DATA EXCERPTS:

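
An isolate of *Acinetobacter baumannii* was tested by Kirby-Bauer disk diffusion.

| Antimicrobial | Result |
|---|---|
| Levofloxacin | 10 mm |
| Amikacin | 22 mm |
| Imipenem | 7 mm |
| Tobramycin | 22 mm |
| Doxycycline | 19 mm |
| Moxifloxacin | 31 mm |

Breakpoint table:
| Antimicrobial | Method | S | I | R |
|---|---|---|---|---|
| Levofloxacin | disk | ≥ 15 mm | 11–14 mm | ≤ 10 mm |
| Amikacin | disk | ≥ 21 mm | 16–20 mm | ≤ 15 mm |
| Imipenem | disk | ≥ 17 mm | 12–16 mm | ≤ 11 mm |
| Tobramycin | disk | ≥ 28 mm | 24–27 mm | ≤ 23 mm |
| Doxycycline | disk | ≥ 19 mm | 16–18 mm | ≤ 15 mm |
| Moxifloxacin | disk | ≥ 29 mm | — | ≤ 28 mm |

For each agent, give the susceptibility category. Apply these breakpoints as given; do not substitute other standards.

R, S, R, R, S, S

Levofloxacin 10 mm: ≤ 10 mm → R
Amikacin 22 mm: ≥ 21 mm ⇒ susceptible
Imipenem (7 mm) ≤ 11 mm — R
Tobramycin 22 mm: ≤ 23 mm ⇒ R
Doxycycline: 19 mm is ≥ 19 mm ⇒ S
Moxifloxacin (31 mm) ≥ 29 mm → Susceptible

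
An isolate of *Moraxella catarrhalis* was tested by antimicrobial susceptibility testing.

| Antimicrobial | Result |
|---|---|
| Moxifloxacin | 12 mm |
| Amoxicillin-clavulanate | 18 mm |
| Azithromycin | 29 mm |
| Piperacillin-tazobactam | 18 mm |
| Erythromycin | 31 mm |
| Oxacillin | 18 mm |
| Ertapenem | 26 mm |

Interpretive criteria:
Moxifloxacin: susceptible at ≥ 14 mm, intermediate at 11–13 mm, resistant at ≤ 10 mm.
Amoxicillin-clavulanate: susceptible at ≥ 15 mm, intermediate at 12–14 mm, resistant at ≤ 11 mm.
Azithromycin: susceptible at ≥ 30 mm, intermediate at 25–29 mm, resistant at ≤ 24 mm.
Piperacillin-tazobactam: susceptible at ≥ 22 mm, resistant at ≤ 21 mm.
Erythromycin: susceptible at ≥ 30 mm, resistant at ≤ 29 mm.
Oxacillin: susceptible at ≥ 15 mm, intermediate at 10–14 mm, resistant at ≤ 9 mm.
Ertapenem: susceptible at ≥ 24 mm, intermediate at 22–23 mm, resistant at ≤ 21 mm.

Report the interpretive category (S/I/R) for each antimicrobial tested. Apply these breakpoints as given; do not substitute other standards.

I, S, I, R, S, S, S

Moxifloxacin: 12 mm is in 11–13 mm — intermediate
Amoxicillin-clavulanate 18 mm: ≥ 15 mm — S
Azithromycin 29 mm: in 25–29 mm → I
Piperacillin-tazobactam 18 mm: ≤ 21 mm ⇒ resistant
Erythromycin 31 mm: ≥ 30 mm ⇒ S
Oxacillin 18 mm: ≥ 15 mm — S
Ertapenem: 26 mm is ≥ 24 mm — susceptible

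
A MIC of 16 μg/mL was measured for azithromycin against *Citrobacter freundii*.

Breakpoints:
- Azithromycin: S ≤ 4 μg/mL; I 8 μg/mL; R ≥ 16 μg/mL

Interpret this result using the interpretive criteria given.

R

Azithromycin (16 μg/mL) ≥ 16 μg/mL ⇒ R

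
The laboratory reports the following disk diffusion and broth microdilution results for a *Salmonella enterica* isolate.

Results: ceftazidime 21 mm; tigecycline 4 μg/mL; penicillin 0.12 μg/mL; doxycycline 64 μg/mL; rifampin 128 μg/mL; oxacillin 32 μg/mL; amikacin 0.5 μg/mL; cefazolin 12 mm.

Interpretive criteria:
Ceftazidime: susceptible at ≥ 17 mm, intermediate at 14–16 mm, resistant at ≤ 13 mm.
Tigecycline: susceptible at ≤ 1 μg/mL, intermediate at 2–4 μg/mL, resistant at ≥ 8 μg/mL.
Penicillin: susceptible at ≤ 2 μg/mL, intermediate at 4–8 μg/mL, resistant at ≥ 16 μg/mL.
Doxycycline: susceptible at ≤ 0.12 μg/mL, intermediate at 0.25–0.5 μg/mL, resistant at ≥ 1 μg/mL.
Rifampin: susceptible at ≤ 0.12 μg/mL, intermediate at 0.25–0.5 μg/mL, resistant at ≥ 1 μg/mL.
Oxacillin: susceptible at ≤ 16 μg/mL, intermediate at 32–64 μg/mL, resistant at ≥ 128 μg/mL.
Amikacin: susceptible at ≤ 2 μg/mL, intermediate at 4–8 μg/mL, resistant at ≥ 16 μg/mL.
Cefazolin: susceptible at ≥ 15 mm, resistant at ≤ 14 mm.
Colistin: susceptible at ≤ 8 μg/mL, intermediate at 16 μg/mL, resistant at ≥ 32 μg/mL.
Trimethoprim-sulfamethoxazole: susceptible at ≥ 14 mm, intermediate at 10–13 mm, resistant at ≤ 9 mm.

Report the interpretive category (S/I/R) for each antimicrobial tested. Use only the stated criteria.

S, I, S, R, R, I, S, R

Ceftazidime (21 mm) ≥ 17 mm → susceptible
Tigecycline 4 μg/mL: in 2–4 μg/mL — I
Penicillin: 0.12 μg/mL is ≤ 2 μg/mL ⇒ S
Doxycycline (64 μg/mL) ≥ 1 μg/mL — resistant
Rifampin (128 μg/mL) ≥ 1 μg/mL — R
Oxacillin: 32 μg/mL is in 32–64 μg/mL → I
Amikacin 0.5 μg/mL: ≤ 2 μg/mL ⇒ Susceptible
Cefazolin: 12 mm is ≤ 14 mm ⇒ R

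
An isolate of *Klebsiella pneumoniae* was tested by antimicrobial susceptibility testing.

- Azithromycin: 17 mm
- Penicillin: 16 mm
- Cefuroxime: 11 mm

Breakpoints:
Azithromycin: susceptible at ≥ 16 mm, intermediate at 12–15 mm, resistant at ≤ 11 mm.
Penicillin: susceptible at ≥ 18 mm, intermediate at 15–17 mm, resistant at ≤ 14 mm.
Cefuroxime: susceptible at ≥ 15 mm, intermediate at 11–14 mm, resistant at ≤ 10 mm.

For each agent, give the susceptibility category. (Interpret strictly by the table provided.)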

WHAT YOU ARE ASKED TO DO: The response should be an exact copy of all the records above.

OUTPUT OF THE TASK:
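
An isolate of *Acinetobacter baumannii* was tested by Kirby-Bauer disk diffusion.

| Antimicrobial | Result |
|---|---|
| Levofloxacin | 10 mm |
| Amikacin | 22 mm |
| Imipenem | 7 mm |
| Tobramycin | 22 mm |
| Doxycycline | 19 mm |
| Moxifloxacin | 31 mm |

Breakpoint table:
| Antimicrobial | Method | S | I | R |
|---|---|---|---|---|
| Levofloxacin | disk | ≥ 15 mm | 11–14 mm | ≤ 10 mm |
| Amikacin | disk | ≥ 21 mm | 16–20 mm | ≤ 15 mm |
| Imipenem | disk | ≥ 17 mm | 12–16 mm | ≤ 11 mm |
| Tobramycin | disk | ≥ 28 mm | 24–27 mm | ≤ 23 mm |
| Doxycycline | disk | ≥ 19 mm | 16–18 mm | ≤ 15 mm |
| Moxifloxacin | disk | ≥ 29 mm | — | ≤ 28 mm |

For each agent, give the susceptibility category. Apply these breakpoints as given; do not substitute other standards.

R, S, R, R, S, S

Levofloxacin 10 mm: ≤ 10 mm → R
Amikacin 22 mm: ≥ 21 mm ⇒ susceptible
Imipenem (7 mm) ≤ 11 mm — R
Tobramycin 22 mm: ≤ 23 mm ⇒ R
Doxycycline: 19 mm is ≥ 19 mm ⇒ S
Moxifloxacin (31 mm) ≥ 29 mm → Susceptible

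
An isolate of *Moraxella catarrhalis* was tested by antimicrobial susceptibility testing.

| Antimicrobial | Result |
|---|---|
| Moxifloxacin | 12 mm |
| Amoxicillin-clavulanate | 18 mm |
| Azithromycin | 29 mm |
| Piperacillin-tazobactam | 18 mm |
| Erythromycin | 31 mm |
| Oxacillin | 18 mm |
| Ertapenem | 26 mm |

Interpretive criteria:
Moxifloxacin: susceptible at ≥ 14 mm, intermediate at 11–13 mm, resistant at ≤ 10 mm.
Amoxicillin-clavulanate: susceptible at ≥ 15 mm, intermediate at 12–14 mm, resistant at ≤ 11 mm.
Azithromycin: susceptible at ≥ 30 mm, intermediate at 25–29 mm, resistant at ≤ 24 mm.
Piperacillin-tazobactam: susceptible at ≥ 22 mm, resistant at ≤ 21 mm.
Erythromycin: susceptible at ≥ 30 mm, resistant at ≤ 29 mm.
Oxacillin: susceptible at ≥ 15 mm, intermediate at 10–14 mm, resistant at ≤ 9 mm.
Ertapenem: susceptible at ≥ 24 mm, intermediate at 22–23 mm, resistant at ≤ 21 mm.

Report the interpretive category (S/I/R) for each antimicrobial tested. Apply these breakpoints as given; do not substitute other standards.

I, S, I, R, S, S, S

Moxifloxacin: 12 mm is in 11–13 mm — intermediate
Amoxicillin-clavulanate 18 mm: ≥ 15 mm — S
Azithromycin 29 mm: in 25–29 mm → I
Piperacillin-tazobactam 18 mm: ≤ 21 mm ⇒ resistant
Erythromycin 31 mm: ≥ 30 mm ⇒ S
Oxacillin 18 mm: ≥ 15 mm — S
Ertapenem: 26 mm is ≥ 24 mm — susceptible

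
A MIC of 16 μg/mL was measured for azithromycin against *Citrobacter freundii*.

Breakpoints:
- Azithromycin: S ≤ 4 μg/mL; I 8 μg/mL; R ≥ 16 μg/mL

Interpret this result using the interpretive criteria given.

R

Azithromycin (16 μg/mL) ≥ 16 μg/mL ⇒ R

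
The laboratory reports the following disk diffusion and broth microdilution results for a *Salmonella enterica* isolate.

Results: ceftazidime 21 mm; tigecycline 4 μg/mL; penicillin 0.12 μg/mL; doxycycline 64 μg/mL; rifampin 128 μg/mL; oxacillin 32 μg/mL; amikacin 0.5 μg/mL; cefazolin 12 mm.

Interpretive criteria:
Ceftazidime: susceptible at ≥ 17 mm, intermediate at 14–16 mm, resistant at ≤ 13 mm.
Tigecycline: susceptible at ≤ 1 μg/mL, intermediate at 2–4 μg/mL, resistant at ≥ 8 μg/mL.
Penicillin: susceptible at ≤ 2 μg/mL, intermediate at 4–8 μg/mL, resistant at ≥ 16 μg/mL.
Doxycycline: susceptible at ≤ 0.12 μg/mL, intermediate at 0.25–0.5 μg/mL, resistant at ≥ 1 μg/mL.
Rifampin: susceptible at ≤ 0.12 μg/mL, intermediate at 0.25–0.5 μg/mL, resistant at ≥ 1 μg/mL.
Oxacillin: susceptible at ≤ 16 μg/mL, intermediate at 32–64 μg/mL, resistant at ≥ 128 μg/mL.
Amikacin: susceptible at ≤ 2 μg/mL, intermediate at 4–8 μg/mL, resistant at ≥ 16 μg/mL.
Cefazolin: susceptible at ≥ 15 mm, resistant at ≤ 14 mm.
Colistin: susceptible at ≤ 8 μg/mL, intermediate at 16 μg/mL, resistant at ≥ 32 μg/mL.
Trimethoprim-sulfamethoxazole: susceptible at ≥ 14 mm, intermediate at 10–13 mm, resistant at ≤ 9 mm.

Report the interpretive category (S/I/R) for each antimicrobial tested. Use only the stated criteria.

S, I, S, R, R, I, S, R

Ceftazidime (21 mm) ≥ 17 mm → susceptible
Tigecycline 4 μg/mL: in 2–4 μg/mL — I
Penicillin: 0.12 μg/mL is ≤ 2 μg/mL ⇒ S
Doxycycline (64 μg/mL) ≥ 1 μg/mL — resistant
Rifampin (128 μg/mL) ≥ 1 μg/mL — R
Oxacillin: 32 μg/mL is in 32–64 μg/mL → I
Amikacin 0.5 μg/mL: ≤ 2 μg/mL ⇒ Susceptible
Cefazolin: 12 mm is ≤ 14 mm ⇒ R

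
An isolate of *Klebsiella pneumoniae* was tested by antimicrobial susceptibility testing.

- Azithromycin: 17 mm
- Penicillin: 16 mm
- Cefuroxime: 11 mm

Breakpoints:
Azithromycin: susceptible at ≥ 16 mm, intermediate at 12–15 mm, resistant at ≤ 11 mm.
Penicillin: susceptible at ≥ 18 mm, intermediate at 15–17 mm, resistant at ≤ 14 mm.
Cefuroxime: susceptible at ≥ 15 mm, intermediate at 11–14 mm, resistant at ≤ 10 mm.

For each agent, give the susceptibility category. (Interpret strictly by the table provided.)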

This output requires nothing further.